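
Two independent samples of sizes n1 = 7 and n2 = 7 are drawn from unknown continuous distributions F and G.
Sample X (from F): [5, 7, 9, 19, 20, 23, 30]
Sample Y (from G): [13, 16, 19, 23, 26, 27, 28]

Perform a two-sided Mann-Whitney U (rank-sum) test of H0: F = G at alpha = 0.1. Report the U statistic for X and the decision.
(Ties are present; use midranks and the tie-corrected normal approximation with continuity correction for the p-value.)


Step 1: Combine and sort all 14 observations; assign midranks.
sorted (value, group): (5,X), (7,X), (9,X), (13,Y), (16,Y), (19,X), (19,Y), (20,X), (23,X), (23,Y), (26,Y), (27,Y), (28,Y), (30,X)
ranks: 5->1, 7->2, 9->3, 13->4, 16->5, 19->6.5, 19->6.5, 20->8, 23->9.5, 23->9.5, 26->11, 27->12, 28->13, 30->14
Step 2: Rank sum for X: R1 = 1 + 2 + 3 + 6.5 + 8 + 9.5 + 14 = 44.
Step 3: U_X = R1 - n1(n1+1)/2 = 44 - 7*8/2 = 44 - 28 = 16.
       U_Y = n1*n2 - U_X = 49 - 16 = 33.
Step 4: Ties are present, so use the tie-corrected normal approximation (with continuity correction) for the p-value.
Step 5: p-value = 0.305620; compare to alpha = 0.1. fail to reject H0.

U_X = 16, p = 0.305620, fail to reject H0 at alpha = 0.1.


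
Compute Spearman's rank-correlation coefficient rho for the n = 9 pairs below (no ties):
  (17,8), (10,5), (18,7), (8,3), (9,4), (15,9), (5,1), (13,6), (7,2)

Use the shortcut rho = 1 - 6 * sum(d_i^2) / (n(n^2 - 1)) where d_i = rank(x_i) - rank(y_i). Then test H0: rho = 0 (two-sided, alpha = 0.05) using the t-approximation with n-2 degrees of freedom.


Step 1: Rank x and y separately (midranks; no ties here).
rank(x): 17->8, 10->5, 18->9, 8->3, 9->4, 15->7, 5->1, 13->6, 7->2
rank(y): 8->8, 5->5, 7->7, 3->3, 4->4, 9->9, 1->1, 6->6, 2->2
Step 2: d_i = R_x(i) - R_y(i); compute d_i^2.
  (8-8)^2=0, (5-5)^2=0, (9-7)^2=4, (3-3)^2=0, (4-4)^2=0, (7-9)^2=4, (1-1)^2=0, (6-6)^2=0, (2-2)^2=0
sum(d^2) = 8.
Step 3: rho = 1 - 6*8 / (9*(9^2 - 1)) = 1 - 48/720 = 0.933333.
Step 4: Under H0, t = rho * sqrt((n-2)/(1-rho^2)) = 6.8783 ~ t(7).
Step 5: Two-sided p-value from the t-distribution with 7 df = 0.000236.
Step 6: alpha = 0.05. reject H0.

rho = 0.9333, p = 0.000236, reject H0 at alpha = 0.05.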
───
* What is expected *
An exact copy of the lines from the one with "(Ties are present;" through the final line of the entries is the whole answer.

* Your solution *
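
(Ties are present; use midranks and the tie-corrected normal approximation with continuity correction for the p-value.)


Step 1: Combine and sort all 14 observations; assign midranks.
sorted (value, group): (5,X), (7,X), (9,X), (13,Y), (16,Y), (19,X), (19,Y), (20,X), (23,X), (23,Y), (26,Y), (27,Y), (28,Y), (30,X)
ranks: 5->1, 7->2, 9->3, 13->4, 16->5, 19->6.5, 19->6.5, 20->8, 23->9.5, 23->9.5, 26->11, 27->12, 28->13, 30->14
Step 2: Rank sum for X: R1 = 1 + 2 + 3 + 6.5 + 8 + 9.5 + 14 = 44.
Step 3: U_X = R1 - n1(n1+1)/2 = 44 - 7*8/2 = 44 - 28 = 16.
       U_Y = n1*n2 - U_X = 49 - 16 = 33.
Step 4: Ties are present, so use the tie-corrected normal approximation (with continuity correction) for the p-value.
Step 5: p-value = 0.305620; compare to alpha = 0.1. fail to reject H0.

U_X = 16, p = 0.305620, fail to reject H0 at alpha = 0.1.


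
Compute Spearman's rank-correlation coefficient rho for the n = 9 pairs below (no ties):
  (17,8), (10,5), (18,7), (8,3), (9,4), (15,9), (5,1), (13,6), (7,2)

Use the shortcut rho = 1 - 6 * sum(d_i^2) / (n(n^2 - 1)) where d_i = rank(x_i) - rank(y_i). Then test H0: rho = 0 (two-sided, alpha = 0.05) using the t-approximation with n-2 degrees of freedom.


Step 1: Rank x and y separately (midranks; no ties here).
rank(x): 17->8, 10->5, 18->9, 8->3, 9->4, 15->7, 5->1, 13->6, 7->2
rank(y): 8->8, 5->5, 7->7, 3->3, 4->4, 9->9, 1->1, 6->6, 2->2
Step 2: d_i = R_x(i) - R_y(i); compute d_i^2.
  (8-8)^2=0, (5-5)^2=0, (9-7)^2=4, (3-3)^2=0, (4-4)^2=0, (7-9)^2=4, (1-1)^2=0, (6-6)^2=0, (2-2)^2=0
sum(d^2) = 8.
Step 3: rho = 1 - 6*8 / (9*(9^2 - 1)) = 1 - 48/720 = 0.933333.
Step 4: Under H0, t = rho * sqrt((n-2)/(1-rho^2)) = 6.8783 ~ t(7).
Step 5: Two-sided p-value from the t-distribution with 7 df = 0.000236.
Step 6: alpha = 0.05. reject H0.

rho = 0.9333, p = 0.000236, reject H0 at alpha = 0.05.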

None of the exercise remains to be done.